→ What you need to do: Give back the entries exactly, ending with the "- write(x): store" line.

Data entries
Segment Open
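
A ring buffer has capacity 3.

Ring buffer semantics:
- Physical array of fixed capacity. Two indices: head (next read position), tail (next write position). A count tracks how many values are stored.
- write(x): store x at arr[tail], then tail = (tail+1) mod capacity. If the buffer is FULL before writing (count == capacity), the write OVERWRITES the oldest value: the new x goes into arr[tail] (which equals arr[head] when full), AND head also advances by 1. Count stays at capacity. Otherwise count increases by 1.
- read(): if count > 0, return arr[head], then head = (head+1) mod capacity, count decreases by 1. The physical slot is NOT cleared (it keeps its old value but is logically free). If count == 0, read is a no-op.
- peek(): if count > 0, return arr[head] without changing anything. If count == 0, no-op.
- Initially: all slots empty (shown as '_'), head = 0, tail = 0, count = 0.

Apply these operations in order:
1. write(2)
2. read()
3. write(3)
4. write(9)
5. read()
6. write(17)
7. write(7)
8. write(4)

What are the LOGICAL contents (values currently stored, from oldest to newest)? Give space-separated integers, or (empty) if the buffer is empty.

After op 1 (write(2)): arr=[2 _ _] head=0 tail=1 count=1
After op 2 (read()): arr=[2 _ _] head=1 tail=1 count=0
After op 3 (write(3)): arr=[2 3 _] head=1 tail=2 count=1
After op 4 (write(9)): arr=[2 3 9] head=1 tail=0 count=2
After op 5 (read()): arr=[2 3 9] head=2 tail=0 count=1
After op 6 (write(17)): arr=[17 3 9] head=2 tail=1 count=2
After op 7 (write(7)): arr=[17 7 9] head=2 tail=2 count=3
After op 8 (write(4)): arr=[17 7 4] head=0 tail=0 count=3

Answer: 17 7 4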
Segment Closed
→ Solved problem:
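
A ring buffer has capacity 3.

Ring buffer semantics:
- Physical array of fixed capacity. Two indices: head (next read position), tail (next write position). A count tracks how many values are stored.
- write(x): store x at arr[tail], then tail = (tail+1) mod capacity. If the buffer is FULL before writing (count == capacity), the write OVERWRITES the oldest value: the new x goes into arr[tail] (which equals arr[head] when full), AND head also advances by 1. Count stays at capacity. Otherwise count increases by 1.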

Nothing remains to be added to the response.